» PROBLEM TO SOLVE
From the records below, find each line with the string "pack" and copy it.

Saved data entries
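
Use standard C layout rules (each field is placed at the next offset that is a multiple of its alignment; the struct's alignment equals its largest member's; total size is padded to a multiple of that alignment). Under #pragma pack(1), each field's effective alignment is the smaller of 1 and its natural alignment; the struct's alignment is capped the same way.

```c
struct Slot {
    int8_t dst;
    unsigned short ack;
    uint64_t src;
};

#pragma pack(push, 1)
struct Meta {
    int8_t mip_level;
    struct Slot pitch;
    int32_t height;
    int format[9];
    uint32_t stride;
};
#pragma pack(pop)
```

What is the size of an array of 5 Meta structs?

305

Slot: dst at 0 (size 1, align 1) → ends 1; pad 1 to align 2 for ack; ack at 2 (size 2, align 2) → ends 4; pad 4 to align 8 for src; src at 8 (size 8, align 8) → ends 16; total 16 bytes, alignment 8
mip_level at 0 (size 1, align 1) → ends 1
pitch at 1 (size 16, align 1) → ends 17
height at 17 (size 4, align 1) → ends 21
format at 21 (size 36, align 1) → ends 57
stride at 57 (size 4, align 1) → ends 61
total 61 bytes, alignment 1
array of 5: 5 × 61 = 305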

» ANSWER SECTION
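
Use standard C layout rules (each field is placed at the next offset that is a multiple of its alignment; the struct's alignment equals its largest member's; total size is padded to a multiple of that alignment). Under #pragma pack(1), each field's effective alignment is the smaller of 1 and its natural alignment; the struct's alignment is capped the same way.
#pragma pack(push, 1)
#pragma pack(pop)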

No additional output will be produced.